__Your task__. Report only the number of lines in this material that include "from".

__Given records__.
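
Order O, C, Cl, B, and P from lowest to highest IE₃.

IE_3 is the cost of taking one more electron from the +2 cation: O²⁺ still has 4 valence electrons; C²⁺ still has 2 valence electrons; Cl²⁺ still has 5 valence electrons; B²⁺ still has 1 valence electron; P²⁺ still has 3 valence electrons.
All are still removing valence electrons, so compare the +2 ions as you would atoms: IE_3 generally rises across a period (higher Z_eff) and falls down a group (larger shell), subject to the usual subshell exceptions.
Valence configurations: O²⁺ [He]2s²2p², C²⁺ [He]2s², Cl²⁺ [Ne]3s²3p³, B²⁺ [He]2s¹, P²⁺ [Ne]3s²3p¹.
Approximate IE_3 values (kJ/mol): O 5300, C 4620, Cl 3822, B 3660, P 2914.
Overall IE_3 order: P < B < Cl < C < O.

P < B < Cl < C < O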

__Exercise solution__. 2